Records excerpted from a collection
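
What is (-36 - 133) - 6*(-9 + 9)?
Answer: -169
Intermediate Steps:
(-36 - 133) - 6*(-9 + 9) = -169 - 6*0 = -169 + 0 = -169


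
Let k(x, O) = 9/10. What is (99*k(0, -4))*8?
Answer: 3564/5 ≈ 712.80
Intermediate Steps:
k(x, O) = 9/10 (k(x, O) = 9*(⅒) = 9/10)
(99*k(0, -4))*8 = (99*(9/10))*8 = (891/10)*8 = 3564/5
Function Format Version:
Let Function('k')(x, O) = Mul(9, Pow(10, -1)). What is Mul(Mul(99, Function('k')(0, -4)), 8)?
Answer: Rational(3564, 5) ≈ 712.80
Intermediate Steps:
Function('k')(x, O) = Rational(9, 10) (Function('k')(x, O) = Mul(9, Rational(1, 10)) = Rational(9, 10))
Mul(Mul(99, Function('k')(0, -4)), 8) = Mul(Mul(99, Rational(9, 10)), 8) = Mul(Rational(891, 10), 8) = Rational(3564, 5)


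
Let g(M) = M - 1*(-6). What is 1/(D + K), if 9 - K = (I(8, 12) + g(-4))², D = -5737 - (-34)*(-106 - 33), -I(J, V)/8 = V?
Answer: -1/19290 ≈ -5.1840e-5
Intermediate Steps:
g(M) = 6 + M (g(M) = M + 6 = 6 + M)
I(J, V) = -8*V
D = -10463 (D = -5737 - (-34)*(-139) = -5737 - 1*4726 = -5737 - 4726 = -10463)
K = -8827 (K = 9 - (-8*12 + (6 - 4))² = 9 - (-96 + 2)² = 9 - 1*(-94)² = 9 - 1*8836 = 9 - 8836 = -8827)
1/(D + K) = 1/(-10463 - 8827) = 1/(-19290) = -1/19290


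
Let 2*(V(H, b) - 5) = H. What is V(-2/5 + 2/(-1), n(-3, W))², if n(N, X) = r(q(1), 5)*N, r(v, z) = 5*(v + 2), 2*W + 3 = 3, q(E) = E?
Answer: 361/25 ≈ 14.440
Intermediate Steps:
W = 0 (W = -3/2 + (½)*3 = -3/2 + 3/2 = 0)
r(v, z) = 10 + 5*v (r(v, z) = 5*(2 + v) = 10 + 5*v)
n(N, X) = 15*N (n(N, X) = (10 + 5*1)*N = (10 + 5)*N = 15*N)
V(H, b) = 5 + H/2
V(-2/5 + 2/(-1), n(-3, W))² = (5 + (-2/5 + 2/(-1))/2)² = (5 + (-2*⅕ + 2*(-1))/2)² = (5 + (-⅖ - 2)/2)² = (5 + (½)*(-12/5))² = (5 - 6/5)² = (19/5)² = 361/25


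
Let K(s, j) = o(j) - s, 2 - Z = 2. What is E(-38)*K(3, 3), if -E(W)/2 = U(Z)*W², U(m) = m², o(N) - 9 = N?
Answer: 0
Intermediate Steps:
Z = 0 (Z = 2 - 1*2 = 2 - 2 = 0)
o(N) = 9 + N
E(W) = 0 (E(W) = -2*0²*W² = -0*W² = -2*0 = 0)
K(s, j) = 9 + j - s (K(s, j) = (9 + j) - s = 9 + j - s)
E(-38)*K(3, 3) = 0*(9 + 3 - 1*3) = 0*(9 + 3 - 3) = 0*9 = 0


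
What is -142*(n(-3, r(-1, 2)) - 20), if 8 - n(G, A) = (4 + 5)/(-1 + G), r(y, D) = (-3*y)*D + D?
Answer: 2769/2 ≈ 1384.5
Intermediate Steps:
r(y, D) = D - 3*D*y (r(y, D) = -3*D*y + D = D - 3*D*y)
n(G, A) = 8 - 9/(-1 + G) (n(G, A) = 8 - (4 + 5)/(-1 + G) = 8 - 9/(-1 + G))
-142*(n(-3, r(-1, 2)) - 20) = -142*((-17 + 8*(-3))/(-1 - 3) - 20) = -142*((-17 - 24)/(-4) - 20) = -142*(-¼*(-41) - 20) = -142*(41/4 - 20) = -142*(-39/4) = 2769/2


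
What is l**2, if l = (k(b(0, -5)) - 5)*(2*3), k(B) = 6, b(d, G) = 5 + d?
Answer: 36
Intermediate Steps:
l = 6 (l = (6 - 5)*(2*3) = 1*6 = 6)
l**2 = 6**2 = 36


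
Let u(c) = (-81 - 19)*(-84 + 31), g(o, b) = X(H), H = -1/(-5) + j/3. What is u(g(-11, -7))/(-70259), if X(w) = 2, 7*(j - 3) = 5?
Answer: -5300/70259 ≈ -0.075435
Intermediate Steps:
j = 26/7 (j = 3 + (⅐)*5 = 3 + 5/7 = 26/7 ≈ 3.7143)
H = 151/105 (H = -1/(-5) + (26/7)/3 = -1*(-⅕) + (26/7)*(⅓) = ⅕ + 26/21 = 151/105 ≈ 1.4381)
g(o, b) = 2
u(c) = 5300 (u(c) = -100*(-53) = 5300)
u(g(-11, -7))/(-70259) = 5300/(-70259) = 5300*(-1/70259) = -5300/70259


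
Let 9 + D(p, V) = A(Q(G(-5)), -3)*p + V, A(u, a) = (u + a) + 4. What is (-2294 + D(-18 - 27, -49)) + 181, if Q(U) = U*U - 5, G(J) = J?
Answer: -3116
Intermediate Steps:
Q(U) = -5 + U² (Q(U) = U² - 5 = -5 + U²)
A(u, a) = 4 + a + u (A(u, a) = (a + u) + 4 = 4 + a + u)
D(p, V) = -9 + V + 21*p (D(p, V) = -9 + ((4 - 3 + (-5 + (-5)²))*p + V) = -9 + ((4 - 3 + (-5 + 25))*p + V) = -9 + ((4 - 3 + 20)*p + V) = -9 + (21*p + V) = -9 + (V + 21*p) = -9 + V + 21*p)
(-2294 + D(-18 - 27, -49)) + 181 = (-2294 + (-9 - 49 + 21*(-18 - 27))) + 181 = (-2294 + (-9 - 49 + 21*(-45))) + 181 = (-2294 + (-9 - 49 - 945)) + 181 = (-2294 - 1003) + 181 = -3297 + 181 = -3116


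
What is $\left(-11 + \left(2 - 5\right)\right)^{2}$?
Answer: $196$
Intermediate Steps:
$\left(-11 + \left(2 - 5\right)\right)^{2} = \left(-11 - 3\right)^{2} = \left(-14\right)^{2} = 196$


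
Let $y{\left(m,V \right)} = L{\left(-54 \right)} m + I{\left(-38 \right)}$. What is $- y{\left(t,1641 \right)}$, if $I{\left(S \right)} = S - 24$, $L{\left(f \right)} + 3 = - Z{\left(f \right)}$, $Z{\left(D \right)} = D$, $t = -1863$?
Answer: $95075$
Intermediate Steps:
$L{\left(f \right)} = -3 - f$
$I{\left(S \right)} = -24 + S$
$y{\left(m,V \right)} = -62 + 51 m$ ($y{\left(m,V \right)} = \left(-3 - -54\right) m - 62 = \left(-3 + 54\right) m - 62 = 51 m - 62 = -62 + 51 m$)
$- y{\left(t,1641 \right)} = - (-62 + 51 \left(-1863\right)) = - (-62 - 95013) = \left(-1\right) \left(-95075\right) = 95075$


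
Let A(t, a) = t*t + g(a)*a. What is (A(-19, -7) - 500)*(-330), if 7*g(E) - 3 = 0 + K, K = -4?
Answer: 45540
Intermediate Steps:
g(E) = -⅐ (g(E) = 3/7 + (0 - 4)/7 = 3/7 + (⅐)*(-4) = 3/7 - 4/7 = -⅐)
A(t, a) = t² - a/7 (A(t, a) = t*t - a/7 = t² - a/7)
(A(-19, -7) - 500)*(-330) = (((-19)² - ⅐*(-7)) - 500)*(-330) = ((361 + 1) - 500)*(-330) = (362 - 500)*(-330) = -138*(-330) = 45540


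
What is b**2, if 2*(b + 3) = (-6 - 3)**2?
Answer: 5625/4 ≈ 1406.3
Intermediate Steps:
b = 75/2 (b = -3 + (-6 - 3)**2/2 = -3 + (1/2)*(-9)**2 = -3 + (1/2)*81 = -3 + 81/2 = 75/2 ≈ 37.500)
b**2 = (75/2)**2 = 5625/4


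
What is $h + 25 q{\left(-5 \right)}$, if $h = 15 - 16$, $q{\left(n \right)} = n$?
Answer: $-126$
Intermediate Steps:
$h = -1$
$h + 25 q{\left(-5 \right)} = -1 + 25 \left(-5\right) = -1 - 125 = -126$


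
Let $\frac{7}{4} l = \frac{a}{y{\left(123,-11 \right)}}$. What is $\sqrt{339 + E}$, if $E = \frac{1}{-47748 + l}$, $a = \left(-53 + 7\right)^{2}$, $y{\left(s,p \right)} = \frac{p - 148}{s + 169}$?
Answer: $\frac{3 \sqrt{29126026634977235}}{27807506} \approx 18.412$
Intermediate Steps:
$y{\left(s,p \right)} = \frac{-148 + p}{169 + s}$
$a = 2116$ ($a = \left(-46\right)^{2} = 2116$)
$l = - \frac{2471488}{1113}$ ($l = \frac{4 \frac{2116}{\frac{1}{169 + 123} \left(-148 - 11\right)}}{7} = \frac{4 \frac{2116}{\frac{1}{292} \left(-159\right)}}{7} = \frac{4 \frac{2116}{- \frac{159}{292}}}{7} = \frac{4 \cdot 2116 \left(- \frac{292}{159}\right)}{7} = \frac{4}{7} \left(- \frac{617872}{159}\right) = - \frac{2471488}{1113} \approx -2220.6$)
$E = - \frac{1113}{55615012}$ ($E = \frac{1}{-47748 - \frac{2471488}{1113}} = \frac{1}{- \frac{55615012}{1113}} = - \frac{1113}{55615012} \approx -2.0013 \cdot 10^{-5}$)
$\sqrt{339 + E} = \sqrt{339 - \frac{1113}{55615012}} = \sqrt{\frac{18853487955}{55615012}} = \frac{3 \sqrt{29126026634977235}}{27807506}$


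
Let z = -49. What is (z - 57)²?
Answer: 11236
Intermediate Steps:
(z - 57)² = (-49 - 57)² = (-106)² = 11236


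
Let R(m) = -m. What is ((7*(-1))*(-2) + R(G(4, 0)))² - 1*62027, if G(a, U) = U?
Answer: -61831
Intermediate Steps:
((7*(-1))*(-2) + R(G(4, 0)))² - 1*62027 = ((7*(-1))*(-2) - 1*0)² - 1*62027 = (-7*(-2) + 0)² - 62027 = (14 + 0)² - 62027 = 14² - 62027 = 196 - 62027 = -61831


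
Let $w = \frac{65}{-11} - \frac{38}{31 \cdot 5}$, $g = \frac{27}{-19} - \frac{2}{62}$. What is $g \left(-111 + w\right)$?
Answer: $\frac{170984288}{1004245} \approx 170.26$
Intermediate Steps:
$g = - \frac{856}{589}$ ($g = 27 \left(- \frac{1}{19}\right) - \frac{1}{31} = - \frac{27}{19} - \frac{1}{31} = - \frac{856}{589} \approx -1.4533$)
$w = - \frac{10493}{1705}$ ($w = 65 \left(- \frac{1}{11}\right) - \frac{38}{155} = - \frac{65}{11} - \frac{38}{155} = - \frac{10493}{1705} \approx -6.1543$)
$g \left(-111 + w\right) = - \frac{856 \left(-111 - \frac{10493}{1705}\right)}{589} = \left(- \frac{856}{589}\right) \left(- \frac{199748}{1705}\right) = \frac{170984288}{1004245}$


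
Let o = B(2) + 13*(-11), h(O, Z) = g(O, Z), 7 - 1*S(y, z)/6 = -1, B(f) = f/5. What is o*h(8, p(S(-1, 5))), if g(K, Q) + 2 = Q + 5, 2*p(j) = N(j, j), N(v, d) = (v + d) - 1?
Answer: -72013/10 ≈ -7201.3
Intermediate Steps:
B(f) = f/5 (B(f) = f*(⅕) = f/5)
S(y, z) = 48 (S(y, z) = 42 - 6*(-1) = 42 + 6 = 48)
N(v, d) = -1 + d + v (N(v, d) = (d + v) - 1 = -1 + d + v)
p(j) = -½ + j (p(j) = (-1 + j + j)/2 = (-1 + 2*j)/2 = -½ + j)
g(K, Q) = 3 + Q (g(K, Q) = -2 + (Q + 5) = -2 + (5 + Q) = 3 + Q)
h(O, Z) = 3 + Z
o = -713/5 (o = (⅕)*2 + 13*(-11) = ⅖ - 143 = -713/5 ≈ -142.60)
o*h(8, p(S(-1, 5))) = -713*(3 + (-½ + 48))/5 = -713*(3 + 95/2)/5 = -713/5*101/2 = -72013/10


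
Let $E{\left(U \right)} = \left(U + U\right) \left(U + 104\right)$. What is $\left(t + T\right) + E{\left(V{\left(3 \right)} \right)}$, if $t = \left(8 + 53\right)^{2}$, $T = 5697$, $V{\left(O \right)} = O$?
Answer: $10060$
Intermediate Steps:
$E{\left(U \right)} = 2 U \left(104 + U\right)$
$t = 3721$ ($t = 61^{2} = 3721$)
$\left(t + T\right) + E{\left(V{\left(3 \right)} \right)} = \left(3721 + 5697\right) + 2 \cdot 3 \left(104 + 3\right) = 9418 + 2 \cdot 3 \cdot 107 = 9418 + 642 = 10060$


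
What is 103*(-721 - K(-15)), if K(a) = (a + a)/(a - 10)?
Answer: -371933/5 ≈ -74387.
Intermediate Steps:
K(a) = 2*a/(-10 + a) (K(a) = (2*a)/(-10 + a) = 2*a/(-10 + a))
103*(-721 - K(-15)) = 103*(-721 - 2*(-15)/(-10 - 15)) = 103*(-721 - 2*(-15)/(-25)) = 103*(-721 - 2*(-15)*(-1)/25) = 103*(-721 - 1*6/5) = 103*(-721 - 6/5) = 103*(-3611/5) = -371933/5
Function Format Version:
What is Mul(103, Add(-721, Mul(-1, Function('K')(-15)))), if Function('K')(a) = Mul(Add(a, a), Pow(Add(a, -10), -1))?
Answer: Rational(-371933, 5) ≈ -74387.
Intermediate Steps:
Function('K')(a) = Mul(2, a, Pow(Add(-10, a), -1)) (Function('K')(a) = Mul(Mul(2, a), Pow(Add(-10, a), -1)) = Mul(2, a, Pow(Add(-10, a), -1)))
Mul(103, Add(-721, Mul(-1, Function('K')(-15)))) = Mul(103, Add(-721, Mul(-1, Mul(2, -15, Pow(Add(-10, -15), -1))))) = Mul(103, Add(-721, Mul(-1, Mul(2, -15, Pow(-25, -1))))) = Mul(103, Add(-721, Mul(-1, Mul(2, -15, Rational(-1, 25))))) = Mul(103, Add(-721, Mul(-1, Rational(6, 5)))) = Mul(103, Add(-721, Rational(-6, 5))) = Mul(103, Rational(-3611, 5)) = Rational(-371933, 5)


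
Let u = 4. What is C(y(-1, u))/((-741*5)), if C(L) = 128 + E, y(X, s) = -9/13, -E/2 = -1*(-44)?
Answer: -8/741 ≈ -0.010796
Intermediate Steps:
E = -88 (E = -(-2)*(-44) = -2*44 = -88)
y(X, s) = -9/13 (y(X, s) = -9*1/13 = -9/13)
C(L) = 40 (C(L) = 128 - 88 = 40)
C(y(-1, u))/((-741*5)) = 40/((-741*5)) = 40/(-3705) = 40*(-1/3705) = -8/741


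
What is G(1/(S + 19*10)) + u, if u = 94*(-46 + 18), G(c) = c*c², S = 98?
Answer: -62872879103/23887872 ≈ -2632.0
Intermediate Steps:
G(c) = c³
u = -2632 (u = 94*(-28) = -2632)
G(1/(S + 19*10)) + u = (1/(98 + 19*10))³ - 2632 = (1/(98 + 190))³ - 2632 = (1/288)³ - 2632 = 1/23887872 - 2632 = -62872879103/23887872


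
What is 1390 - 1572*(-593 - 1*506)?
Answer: 1729018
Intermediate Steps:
1390 - 1572*(-593 - 1*506) = 1390 - 1572*(-593 - 506) = 1390 - 1572*(-1099) = 1390 + 1727628 = 1729018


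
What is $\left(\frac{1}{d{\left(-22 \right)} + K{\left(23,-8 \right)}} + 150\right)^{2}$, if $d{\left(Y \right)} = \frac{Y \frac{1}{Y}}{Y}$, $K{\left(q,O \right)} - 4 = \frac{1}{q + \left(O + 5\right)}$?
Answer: $\frac{17521816900}{776161} \approx 22575.0$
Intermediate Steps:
$K{\left(q,O \right)} = 4 + \frac{1}{5 + O + q}$ ($K{\left(q,O \right)} = 4 + \frac{1}{q + \left(O + 5\right)} = 4 + \frac{1}{q + \left(5 + O\right)} = 4 + \frac{1}{5 + O + q}$)
$d{\left(Y \right)} = \frac{1}{Y}$ ($d{\left(Y \right)} = 1 \frac{1}{Y} = \frac{1}{Y}$)
$\left(\frac{1}{d{\left(-22 \right)} + K{\left(23,-8 \right)}} + 150\right)^{2} = \left(\frac{1}{\frac{1}{-22} + \frac{21 + 4 \left(-8\right) + 4 \cdot 23}{5 - 8 + 23}} + 150\right)^{2} = \left(\frac{1}{- \frac{1}{22} + \frac{21 - 32 + 92}{20}} + 150\right)^{2} = \left(\frac{1}{- \frac{1}{22} + \frac{1}{20} \cdot 81} + 150\right)^{2} = \left(\frac{1}{- \frac{1}{22} + \frac{81}{20}} + 150\right)^{2} = \left(\frac{1}{\frac{881}{220}} + 150\right)^{2} = \left(\frac{220}{881} + 150\right)^{2} = \left(\frac{132370}{881}\right)^{2} = \frac{17521816900}{776161}$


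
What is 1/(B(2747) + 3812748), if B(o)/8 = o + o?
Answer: 1/3856700 ≈ 2.5929e-7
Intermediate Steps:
B(o) = 16*o (B(o) = 8*(o + o) = 8*(2*o) = 16*o)
1/(B(2747) + 3812748) = 1/(16*2747 + 3812748) = 1/(43952 + 3812748) = 1/3856700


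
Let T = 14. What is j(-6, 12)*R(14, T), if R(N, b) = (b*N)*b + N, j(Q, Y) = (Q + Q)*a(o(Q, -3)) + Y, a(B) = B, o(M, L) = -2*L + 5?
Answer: -330960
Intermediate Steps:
o(M, L) = 5 - 2*L
j(Q, Y) = Y + 22*Q (j(Q, Y) = (Q + Q)*(5 - 2*(-3)) + Y = (2*Q)*(5 + 6) + Y = (2*Q)*11 + Y = 22*Q + Y = Y + 22*Q)
R(N, b) = N + N*b² (R(N, b) = (N*b)*b + N = N*b² + N = N + N*b²)
j(-6, 12)*R(14, T) = (12 + 22*(-6))*(14*(1 + 14²)) = (12 - 132)*(14*(1 + 196)) = -1680*197 = -120*2758 = -330960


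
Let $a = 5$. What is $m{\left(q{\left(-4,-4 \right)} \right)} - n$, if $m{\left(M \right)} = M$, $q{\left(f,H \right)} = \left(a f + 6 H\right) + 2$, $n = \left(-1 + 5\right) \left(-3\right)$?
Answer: $-30$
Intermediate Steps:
$n = -12$ ($n = 4 \left(-3\right) = -12$)
$q{\left(f,H \right)} = 2 + 5 f + 6 H$ ($q{\left(f,H \right)} = \left(5 f + 6 H\right) + 2 = 2 + 5 f + 6 H$)
$m{\left(q{\left(-4,-4 \right)} \right)} - n = \left(2 + 5 \left(-4\right) + 6 \left(-4\right)\right) - -12 = \left(2 - 20 - 24\right) + 12 = -42 + 12 = -30$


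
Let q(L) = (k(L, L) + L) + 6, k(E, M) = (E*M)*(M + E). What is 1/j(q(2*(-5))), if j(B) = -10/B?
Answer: 1002/5 ≈ 200.40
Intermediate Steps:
k(E, M) = E*M*(E + M) (k(E, M) = (E*M)*(E + M) = E*M*(E + M))
q(L) = 6 + L + 2*L**3 (q(L) = (L*L*(L + L) + L) + 6 = (L*L*(2*L) + L) + 6 = (2*L**3 + L) + 6 = (L + 2*L**3) + 6 = 6 + L + 2*L**3)
j(B) = -10/B
1/j(q(2*(-5))) = 1/(-10/(6 + 2*(-5) + 2*(2*(-5))**3)) = 1/(-10/(6 - 10 + 2*(-10)**3)) = 1/(-10/(6 - 10 + 2*(-1000))) = 1/(-10/(6 - 10 - 2000)) = 1/(-10/(-2004)) = 1/(-10*(-1/2004)) = 1/(5/1002) = 1002/5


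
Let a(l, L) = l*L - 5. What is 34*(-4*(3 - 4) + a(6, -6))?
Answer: -1258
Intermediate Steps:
a(l, L) = -5 + L*l (a(l, L) = L*l - 5 = -5 + L*l)
34*(-4*(3 - 4) + a(6, -6)) = 34*(-4*(3 - 4) + (-5 - 6*6)) = 34*(-4*(-1) + (-5 - 36)) = 34*(4 - 41) = 34*(-37) = -1258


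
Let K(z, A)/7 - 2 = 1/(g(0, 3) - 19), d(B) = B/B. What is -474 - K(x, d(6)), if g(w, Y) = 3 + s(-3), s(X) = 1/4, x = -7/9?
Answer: -4388/9 ≈ -487.56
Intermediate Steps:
x = -7/9 (x = -7*⅑ = -7/9 ≈ -0.77778)
s(X) = ¼
g(w, Y) = 13/4 (g(w, Y) = 3 + ¼ = 13/4)
d(B) = 1
K(z, A) = 122/9 (K(z, A) = 14 + 7/(13/4 - 19) = 14 + 7/(-63/4) = 14 + 7*(-4/63) = 14 - 4/9 = 122/9)
-474 - K(x, d(6)) = -474 - 1*122/9 = -474 - 122/9 = -4388/9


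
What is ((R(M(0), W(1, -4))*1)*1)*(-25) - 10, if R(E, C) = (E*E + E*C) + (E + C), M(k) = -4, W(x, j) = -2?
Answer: -460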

# [Problem requirements]
All lines from the one containing "Answer: 1002/5 ≈ 200.40" to the last line above should be reproduced exactly, and no other lines should be given.

# [Exercise result]
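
Answer: 1002/5 ≈ 200.40
Intermediate Steps:
k(E, M) = E*M*(E + M) (k(E, M) = (E*M)*(E + M) = E*M*(E + M))
q(L) = 6 + L + 2*L**3 (q(L) = (L*L*(L + L) + L) + 6 = (L*L*(2*L) + L) + 6 = (2*L**3 + L) + 6 = (L + 2*L**3) + 6 = 6 + L + 2*L**3)
j(B) = -10/B
1/j(q(2*(-5))) = 1/(-10/(6 + 2*(-5) + 2*(2*(-5))**3)) = 1/(-10/(6 - 10 + 2*(-10)**3)) = 1/(-10/(6 - 10 + 2*(-1000))) = 1/(-10/(6 - 10 - 2000)) = 1/(-10/(-2004)) = 1/(-10*(-1/2004)) = 1/(5/1002) = 1002/5


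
Let a(l, L) = l*L - 5. What is 34*(-4*(3 - 4) + a(6, -6))?
Answer: -1258
Intermediate Steps:
a(l, L) = -5 + L*l (a(l, L) = L*l - 5 = -5 + L*l)
34*(-4*(3 - 4) + a(6, -6)) = 34*(-4*(3 - 4) + (-5 - 6*6)) = 34*(-4*(-1) + (-5 - 36)) = 34*(4 - 41) = 34*(-37) = -1258


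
Let K(z, A)/7 - 2 = 1/(g(0, 3) - 19), d(B) = B/B. What is -474 - K(x, d(6)), if g(w, Y) = 3 + s(-3), s(X) = 1/4, x = -7/9?
Answer: -4388/9 ≈ -487.56
Intermediate Steps:
x = -7/9 (x = -7*⅑ = -7/9 ≈ -0.77778)
s(X) = ¼
g(w, Y) = 13/4 (g(w, Y) = 3 + ¼ = 13/4)
d(B) = 1
K(z, A) = 122/9 (K(z, A) = 14 + 7/(13/4 - 19) = 14 + 7/(-63/4) = 14 + 7*(-4/63) = 14 - 4/9 = 122/9)
-474 - K(x, d(6)) = -474 - 1*122/9 = -474 - 122/9 = -4388/9


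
What is ((R(M(0), W(1, -4))*1)*1)*(-25) - 10, if R(E, C) = (E*E + E*C) + (E + C), M(k) = -4, W(x, j) = -2?
Answer: -460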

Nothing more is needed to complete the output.